### WHAT THE EXERCISE ASKS
Among the records that follow, set down only the lines from the one containing "E F F F F F" to the one containing "Complete the 6×6", both included, exactly.
START LISTED RECORDS
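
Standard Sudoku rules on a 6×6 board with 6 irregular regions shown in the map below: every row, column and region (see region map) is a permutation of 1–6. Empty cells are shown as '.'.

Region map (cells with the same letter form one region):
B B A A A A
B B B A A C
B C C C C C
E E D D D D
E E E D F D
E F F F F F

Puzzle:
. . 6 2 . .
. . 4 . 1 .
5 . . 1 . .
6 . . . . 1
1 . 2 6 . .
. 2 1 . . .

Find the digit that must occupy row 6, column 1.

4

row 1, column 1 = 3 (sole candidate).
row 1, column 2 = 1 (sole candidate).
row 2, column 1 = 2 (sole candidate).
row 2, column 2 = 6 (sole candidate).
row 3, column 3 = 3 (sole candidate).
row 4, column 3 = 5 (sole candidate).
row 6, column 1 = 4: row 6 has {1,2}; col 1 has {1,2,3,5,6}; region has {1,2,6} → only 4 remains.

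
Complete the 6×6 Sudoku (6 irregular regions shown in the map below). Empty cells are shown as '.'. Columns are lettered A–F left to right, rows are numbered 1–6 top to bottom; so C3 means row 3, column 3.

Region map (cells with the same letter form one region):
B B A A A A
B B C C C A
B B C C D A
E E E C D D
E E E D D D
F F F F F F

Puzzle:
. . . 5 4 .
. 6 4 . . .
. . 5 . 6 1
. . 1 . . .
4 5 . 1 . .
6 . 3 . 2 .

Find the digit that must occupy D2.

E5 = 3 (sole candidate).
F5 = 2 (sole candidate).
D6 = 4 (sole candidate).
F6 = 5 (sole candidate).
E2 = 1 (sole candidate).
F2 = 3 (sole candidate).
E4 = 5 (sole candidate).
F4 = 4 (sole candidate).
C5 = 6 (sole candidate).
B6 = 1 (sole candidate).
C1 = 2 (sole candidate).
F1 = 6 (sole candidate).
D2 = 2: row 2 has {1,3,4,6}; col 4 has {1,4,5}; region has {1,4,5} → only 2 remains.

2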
END LISTED RECORDS
START LISTED RECORDS
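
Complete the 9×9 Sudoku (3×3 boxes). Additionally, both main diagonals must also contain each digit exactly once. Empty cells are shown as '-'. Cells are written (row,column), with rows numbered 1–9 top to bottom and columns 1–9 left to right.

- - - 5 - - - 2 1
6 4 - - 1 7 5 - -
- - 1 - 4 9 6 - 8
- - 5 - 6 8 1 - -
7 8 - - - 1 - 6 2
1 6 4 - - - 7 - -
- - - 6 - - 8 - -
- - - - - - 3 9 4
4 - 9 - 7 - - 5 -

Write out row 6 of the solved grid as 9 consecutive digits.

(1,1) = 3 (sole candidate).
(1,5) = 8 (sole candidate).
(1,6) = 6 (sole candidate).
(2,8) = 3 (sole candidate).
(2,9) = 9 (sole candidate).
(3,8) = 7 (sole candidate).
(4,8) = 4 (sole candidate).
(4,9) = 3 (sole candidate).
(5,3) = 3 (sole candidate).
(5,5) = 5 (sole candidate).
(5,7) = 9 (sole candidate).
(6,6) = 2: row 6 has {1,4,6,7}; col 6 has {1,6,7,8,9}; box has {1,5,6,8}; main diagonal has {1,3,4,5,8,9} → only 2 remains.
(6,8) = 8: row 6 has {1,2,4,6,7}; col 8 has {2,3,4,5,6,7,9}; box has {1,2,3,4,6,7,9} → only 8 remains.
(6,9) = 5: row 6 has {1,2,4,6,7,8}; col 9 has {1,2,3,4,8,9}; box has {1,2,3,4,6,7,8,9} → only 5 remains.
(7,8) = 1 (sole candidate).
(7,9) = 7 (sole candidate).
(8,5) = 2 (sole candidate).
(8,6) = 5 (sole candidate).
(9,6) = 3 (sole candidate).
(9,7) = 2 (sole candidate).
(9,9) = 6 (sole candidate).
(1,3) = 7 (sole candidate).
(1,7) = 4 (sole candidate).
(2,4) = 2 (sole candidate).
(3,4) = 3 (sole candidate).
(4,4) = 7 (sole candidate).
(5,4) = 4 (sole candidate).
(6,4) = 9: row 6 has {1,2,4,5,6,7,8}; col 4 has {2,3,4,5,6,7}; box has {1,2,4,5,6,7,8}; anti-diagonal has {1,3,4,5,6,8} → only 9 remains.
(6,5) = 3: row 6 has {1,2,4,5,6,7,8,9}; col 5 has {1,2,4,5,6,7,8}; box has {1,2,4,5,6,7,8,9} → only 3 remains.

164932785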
END LISTED RECORDS
START LISTED RECORDS
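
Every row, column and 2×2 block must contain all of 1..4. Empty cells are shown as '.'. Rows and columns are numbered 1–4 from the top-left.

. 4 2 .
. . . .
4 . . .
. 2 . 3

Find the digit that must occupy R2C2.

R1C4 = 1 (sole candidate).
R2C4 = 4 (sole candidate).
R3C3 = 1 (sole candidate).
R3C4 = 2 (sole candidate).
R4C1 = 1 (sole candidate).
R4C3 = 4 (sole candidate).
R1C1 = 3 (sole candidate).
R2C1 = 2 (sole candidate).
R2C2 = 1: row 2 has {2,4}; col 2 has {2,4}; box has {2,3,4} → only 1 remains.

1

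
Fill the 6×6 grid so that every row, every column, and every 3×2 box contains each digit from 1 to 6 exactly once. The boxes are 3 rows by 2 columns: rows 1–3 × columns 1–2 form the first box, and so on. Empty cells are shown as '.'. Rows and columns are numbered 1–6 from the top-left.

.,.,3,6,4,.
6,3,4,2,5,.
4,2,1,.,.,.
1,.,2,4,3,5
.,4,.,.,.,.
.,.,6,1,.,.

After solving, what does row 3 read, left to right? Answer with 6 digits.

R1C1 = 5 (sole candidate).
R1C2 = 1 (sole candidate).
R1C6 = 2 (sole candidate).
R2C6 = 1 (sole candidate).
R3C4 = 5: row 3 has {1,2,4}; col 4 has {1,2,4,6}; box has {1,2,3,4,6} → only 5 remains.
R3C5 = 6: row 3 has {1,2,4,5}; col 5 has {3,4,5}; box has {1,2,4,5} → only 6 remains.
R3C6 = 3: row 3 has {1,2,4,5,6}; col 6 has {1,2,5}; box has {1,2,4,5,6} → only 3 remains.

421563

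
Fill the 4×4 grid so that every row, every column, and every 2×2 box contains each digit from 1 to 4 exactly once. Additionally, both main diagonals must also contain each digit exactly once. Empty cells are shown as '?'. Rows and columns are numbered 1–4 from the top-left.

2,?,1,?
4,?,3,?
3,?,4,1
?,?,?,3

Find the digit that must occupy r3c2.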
END LISTED RECORDS
### ANSWER SPACE
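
E F F F F F

Puzzle:
. . 6 2 . .
. . 4 . 1 .
5 . . 1 . .
6 . . . . 1
1 . 2 6 . .
. 2 1 . . .

Find the digit that must occupy row 6, column 1.

4

row 1, column 1 = 3 (sole candidate).
row 1, column 2 = 1 (sole candidate).
row 2, column 1 = 2 (sole candidate).
row 2, column 2 = 6 (sole candidate).
row 3, column 3 = 3 (sole candidate).
row 4, column 3 = 5 (sole candidate).
row 6, column 1 = 4: row 6 has {1,2}; col 1 has {1,2,3,5,6}; region has {1,2,6} → only 4 remains.

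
Complete the 6×6 Sudoku (6 irregular regions shown in the map below). Empty cells are shown as '.'. Columns are lettered A–F left to right, rows are numbered 1–6 top to bottom; so C3 means row 3, column 3.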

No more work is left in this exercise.